[Supplied material]

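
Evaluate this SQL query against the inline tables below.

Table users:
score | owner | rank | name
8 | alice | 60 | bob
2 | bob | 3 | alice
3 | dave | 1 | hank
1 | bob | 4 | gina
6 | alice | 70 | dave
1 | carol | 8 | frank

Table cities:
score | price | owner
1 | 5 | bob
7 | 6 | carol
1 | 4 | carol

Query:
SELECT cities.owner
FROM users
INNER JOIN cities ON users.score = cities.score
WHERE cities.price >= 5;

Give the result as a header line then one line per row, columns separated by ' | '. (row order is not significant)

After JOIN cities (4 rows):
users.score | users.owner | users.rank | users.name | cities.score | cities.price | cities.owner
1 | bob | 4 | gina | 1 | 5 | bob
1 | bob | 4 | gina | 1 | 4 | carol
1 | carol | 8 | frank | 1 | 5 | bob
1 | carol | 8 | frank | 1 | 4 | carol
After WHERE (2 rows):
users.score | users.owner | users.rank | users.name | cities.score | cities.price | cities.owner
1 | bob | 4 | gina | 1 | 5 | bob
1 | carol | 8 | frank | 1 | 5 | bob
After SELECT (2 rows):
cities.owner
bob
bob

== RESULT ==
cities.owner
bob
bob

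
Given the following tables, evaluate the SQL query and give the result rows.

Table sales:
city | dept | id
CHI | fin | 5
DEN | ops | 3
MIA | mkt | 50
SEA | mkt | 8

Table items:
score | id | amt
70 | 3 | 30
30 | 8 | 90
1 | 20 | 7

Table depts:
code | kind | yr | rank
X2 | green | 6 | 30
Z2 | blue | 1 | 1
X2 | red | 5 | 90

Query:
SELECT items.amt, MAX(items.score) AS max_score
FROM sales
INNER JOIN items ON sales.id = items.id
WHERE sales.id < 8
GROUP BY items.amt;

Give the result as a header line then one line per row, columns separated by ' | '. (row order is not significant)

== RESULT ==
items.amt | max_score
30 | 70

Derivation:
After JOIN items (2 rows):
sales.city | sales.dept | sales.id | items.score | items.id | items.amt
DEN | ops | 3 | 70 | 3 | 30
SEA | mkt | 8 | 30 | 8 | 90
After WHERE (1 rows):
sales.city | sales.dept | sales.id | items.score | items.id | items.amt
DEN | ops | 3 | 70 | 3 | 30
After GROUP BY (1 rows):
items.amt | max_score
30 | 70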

[/Supplied material]
[Supplied material]

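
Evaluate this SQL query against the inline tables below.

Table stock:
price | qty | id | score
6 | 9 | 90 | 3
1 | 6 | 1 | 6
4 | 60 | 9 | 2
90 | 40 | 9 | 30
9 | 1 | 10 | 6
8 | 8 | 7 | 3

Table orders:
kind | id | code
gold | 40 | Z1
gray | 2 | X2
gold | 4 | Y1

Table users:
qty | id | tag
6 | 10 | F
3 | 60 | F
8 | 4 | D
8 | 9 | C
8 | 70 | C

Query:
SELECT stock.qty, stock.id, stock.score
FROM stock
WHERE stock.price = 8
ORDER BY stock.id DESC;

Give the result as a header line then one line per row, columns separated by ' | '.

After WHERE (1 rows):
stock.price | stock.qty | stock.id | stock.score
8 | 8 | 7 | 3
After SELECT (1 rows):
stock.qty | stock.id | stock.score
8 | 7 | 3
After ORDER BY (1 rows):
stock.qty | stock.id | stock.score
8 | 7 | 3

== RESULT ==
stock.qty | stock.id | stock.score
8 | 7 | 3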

[/Supplied material]

• Activity
What is asked for is an exact copy of the lines above from the one containing "gold | 40 | Z1" through the one containing "ORDER BY stock.id DESC;", and only those.

• Written reply
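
gold | 40 | Z1
gray | 2 | X2
gold | 4 | Y1

Table users:
qty | id | tag
6 | 10 | F
3 | 60 | F
8 | 4 | D
8 | 9 | C
8 | 70 | C

Query:
SELECT stock.qty, stock.id, stock.score
FROM stock
WHERE stock.price = 8
ORDER BY stock.id DESC;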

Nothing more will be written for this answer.